Saved data entries:
***

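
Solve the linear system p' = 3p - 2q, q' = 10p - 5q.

Coefficient matrix A = [[3, -2], [10, -5]].
Characteristic polynomial det(A - λI) = λ^2 + 2λ + 5 = 0.
Eigenvalues λ = -1 ± 2i (complex conjugate pair).
For λ=-1+2i: an eigenvector is (-1,-2) - i(0,-1) = (-1, -2 + i).
A real fundamental pair from Re and Im of e^((-1+2i)t)v: X_1 = e^(-t)(cos(2t)·(-1,-2) + sin(2t)·(0,-1)), X_2 = e^(-t)(sin(2t)·(-1,-2) - cos(2t)·(0,-1)).
General solution: C_1X_1 + C_2X_2.

p(t) = -C_1e^(-t)cos(2t) - C_2e^(-t)sin(2t), q(t) = -C_1e^(-t)sin(2t) - 2C_1e^(-t)cos(2t) - 2C_2e^(-t)sin(2t) + C_2e^(-t)cos(2t)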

***

» **Task description**
Copy out the data in full, exactly.

» **Answer box**
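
Solve the linear system p' = 3p - 2q, q' = 10p - 5q.

Coefficient matrix A = [[3, -2], [10, -5]].
Characteristic polynomial det(A - λI) = λ^2 + 2λ + 5 = 0.
Eigenvalues λ = -1 ± 2i (complex conjugate pair).
For λ=-1+2i: an eigenvector is (-1,-2) - i(0,-1) = (-1, -2 + i).
A real fundamental pair from Re and Im of e^((-1+2i)t)v: X_1 = e^(-t)(cos(2t)·(-1,-2) + sin(2t)·(0,-1)), X_2 = e^(-t)(sin(2t)·(-1,-2) - cos(2t)·(0,-1)).
General solution: C_1X_1 + C_2X_2.

p(t) = -C_1e^(-t)cos(2t) - C_2e^(-t)sin(2t), q(t) = -C_1e^(-t)sin(2t) - 2C_1e^(-t)cos(2t) - 2C_2e^(-t)sin(2t) + C_2e^(-t)cos(2t)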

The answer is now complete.